**Assignment**.
Across the entries below, the lines containing "rankings" should be counted and only their number returned.

**Information supplied**.

%%

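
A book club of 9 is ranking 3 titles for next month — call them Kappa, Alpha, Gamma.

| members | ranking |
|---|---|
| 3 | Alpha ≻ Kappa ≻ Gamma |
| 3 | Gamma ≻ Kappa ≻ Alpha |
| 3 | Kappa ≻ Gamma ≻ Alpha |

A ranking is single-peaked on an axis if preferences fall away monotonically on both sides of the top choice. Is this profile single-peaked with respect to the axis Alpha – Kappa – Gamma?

Axis positions: Alpha=1, Kappa=2, Gamma=3.
Ballot type 1 (peak Alpha at position 1): ranking walks positions 1-2-3, expanding outward from the peak — single-peaked.
Ballot type 2 (peak Gamma at position 3): ranking walks positions 3-2-1, expanding outward from the peak — single-peaked.
Ballot type 3 (peak Kappa at position 2): ranking walks positions 2-3-1, expanding outward from the peak — single-peaked.
Every ranking is single-peaked on this axis.

yes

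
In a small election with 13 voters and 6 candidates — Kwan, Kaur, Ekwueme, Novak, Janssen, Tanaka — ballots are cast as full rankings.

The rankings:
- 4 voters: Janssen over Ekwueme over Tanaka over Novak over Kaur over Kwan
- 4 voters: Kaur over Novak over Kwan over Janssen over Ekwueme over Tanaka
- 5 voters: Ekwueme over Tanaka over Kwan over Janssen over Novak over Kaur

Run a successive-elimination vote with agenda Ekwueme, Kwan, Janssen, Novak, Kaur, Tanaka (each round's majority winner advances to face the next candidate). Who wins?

Janssen

Round 1: Ekwueme vs Kwan — 9–4, Ekwueme advances.
Round 2: Ekwueme vs Janssen — 5–8, Janssen advances.
Round 3: Janssen vs Novak — 9–4, Janssen advances.
Round 4: Janssen vs Kaur — 9–4, Janssen advances.
Round 5: Janssen vs Tanaka — 8–5, Janssen advances.
Janssen survives the agenda.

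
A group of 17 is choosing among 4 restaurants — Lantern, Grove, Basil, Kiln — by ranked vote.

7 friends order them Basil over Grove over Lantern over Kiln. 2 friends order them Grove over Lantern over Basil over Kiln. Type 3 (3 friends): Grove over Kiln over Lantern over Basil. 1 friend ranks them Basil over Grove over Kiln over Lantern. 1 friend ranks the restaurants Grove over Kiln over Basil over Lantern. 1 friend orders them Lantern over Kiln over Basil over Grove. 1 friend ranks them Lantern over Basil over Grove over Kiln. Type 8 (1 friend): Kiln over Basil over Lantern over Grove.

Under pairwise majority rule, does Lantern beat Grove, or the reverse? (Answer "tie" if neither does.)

Ballots ranking Lantern above Grove: 1 + 1 + 1 = 3.
Ballots ranking Grove above Lantern: 17 − 3 = 14.
Grove wins the head-to-head 14–3.

Grove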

%%

**Task solution**.
2